── Data for processing ──

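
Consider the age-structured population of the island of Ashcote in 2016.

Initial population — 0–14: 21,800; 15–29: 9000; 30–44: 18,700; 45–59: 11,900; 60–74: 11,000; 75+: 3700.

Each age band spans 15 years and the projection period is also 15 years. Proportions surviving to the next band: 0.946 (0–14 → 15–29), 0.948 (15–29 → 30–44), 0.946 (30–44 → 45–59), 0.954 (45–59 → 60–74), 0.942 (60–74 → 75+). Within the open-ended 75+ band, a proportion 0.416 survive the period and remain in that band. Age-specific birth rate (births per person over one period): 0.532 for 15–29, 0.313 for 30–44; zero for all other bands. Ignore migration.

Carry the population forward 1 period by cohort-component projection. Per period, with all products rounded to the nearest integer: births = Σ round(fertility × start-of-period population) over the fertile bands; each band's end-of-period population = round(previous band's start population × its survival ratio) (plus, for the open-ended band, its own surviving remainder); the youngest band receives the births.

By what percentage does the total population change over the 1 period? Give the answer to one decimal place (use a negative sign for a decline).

6.1

Period 1:
Births: 9000 × 0.532 = 4788 ; 18700 × 0.313 = 5853 → total 10641
15–29: 21800 × 0.946 = 20623
30–44: 9000 × 0.948 = 8532
45–59: 18700 × 0.946 = 17690
60–74: 11900 × 0.954 = 11353
75+: 11000 × 0.942 + 3700 × 0.416 = 10362 + 1539 = 11901
→ [10641, 20623, 8532, 17690, 11353, 11901]
Total: 76100 → 80740; change = 4640; percentage change = 6.1%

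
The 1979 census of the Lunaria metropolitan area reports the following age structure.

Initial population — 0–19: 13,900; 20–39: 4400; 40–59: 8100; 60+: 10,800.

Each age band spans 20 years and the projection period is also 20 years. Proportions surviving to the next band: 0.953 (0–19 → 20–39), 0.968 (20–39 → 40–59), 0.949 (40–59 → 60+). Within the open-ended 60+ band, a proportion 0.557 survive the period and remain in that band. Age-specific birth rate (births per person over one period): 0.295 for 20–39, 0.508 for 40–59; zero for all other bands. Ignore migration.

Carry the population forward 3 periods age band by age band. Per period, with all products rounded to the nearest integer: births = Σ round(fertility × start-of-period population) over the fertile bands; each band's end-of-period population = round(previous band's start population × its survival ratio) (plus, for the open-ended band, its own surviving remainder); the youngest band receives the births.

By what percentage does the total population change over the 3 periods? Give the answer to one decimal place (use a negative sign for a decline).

[period 1]
Births: 4400 * 0.295 = 1298 ; 8100 * 0.508 = 4115 → 5413
20–39: 13900 * 0.953 = 13247
40–59: 4400 * 0.968 = 4259
60+: 8100 * 0.949 + 10800 * 0.557 = 7687 + 6016 = 13703
Giving 5413 / 13247 / 4259 / 13703.
[period 2]
Births: 13247 * 0.295 = 3908 ; 4259 * 0.508 = 2164 → 6072
20–39: 5413 * 0.953 = 5159
40–59: 13247 * 0.968 = 12823
60+: 4259 * 0.949 + 13703 * 0.557 = 4042 + 7633 = 11675
Giving 6072 / 5159 / 12823 / 11675.
[period 3]
Births: 5159 * 0.295 = 1522 ; 12823 * 0.508 = 6514 → 8036
20–39: 6072 * 0.953 = 5787
40–59: 5159 * 0.968 = 4994
60+: 12823 * 0.949 + 11675 * 0.557 = 12169 + 6503 = 18672
Giving 8036 / 5787 / 4994 / 18672.
Total: 37200 → 37489; change = 289; percentage change = 0.8%

0.8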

───

**Task to carry out**
Exactly as they appear, please write out the lines from the opening of the listing above down to the line containing "Initial population — 0–19: 13,900;", with both end lines included.

**Task result**
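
Consider the age-structured population of the island of Ashcote in 2016.

Initial population — 0–14: 21,800; 15–29: 9000; 30–44: 18,700; 45–59: 11,900; 60–74: 11,000; 75+: 3700.

Each age band spans 15 years and the projection period is also 15 years. Proportions surviving to the next band: 0.946 (0–14 → 15–29), 0.948 (15–29 → 30–44), 0.946 (30–44 → 45–59), 0.954 (45–59 → 60–74), 0.942 (60–74 → 75+). Within the open-ended 75+ band, a proportion 0.416 survive the period and remain in that band. Age-specific birth rate (births per person over one period): 0.532 for 15–29, 0.313 for 30–44; zero for all other bands. Ignore migration.

Carry the population forward 1 period by cohort-component projection. Per period, with all products rounded to the nearest integer: births = Σ round(fertility × start-of-period population) over the fertile bands; each band's end-of-period population = round(previous band's start population × its survival ratio) (plus, for the open-ended band, its own surviving remainder); the youngest band receives the births.

By what percentage does the total population change over the 1 period? Give the answer to one decimal place (use a negative sign for a decline).

6.1

Period 1:
Births: 9000 × 0.532 = 4788 ; 18700 × 0.313 = 5853 → total 10641
15–29: 21800 × 0.946 = 20623
30–44: 9000 × 0.948 = 8532
45–59: 18700 × 0.946 = 17690
60–74: 11900 × 0.954 = 11353
75+: 11000 × 0.942 + 3700 × 0.416 = 10362 + 1539 = 11901
→ [10641, 20623, 8532, 17690, 11353, 11901]
Total: 76100 → 80740; change = 4640; percentage change = 6.1%

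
The 1979 census of the Lunaria metropolitan area reports the following age structure.

Initial population — 0–19: 13,900; 20–39: 4400; 40–59: 8100; 60+: 10,800.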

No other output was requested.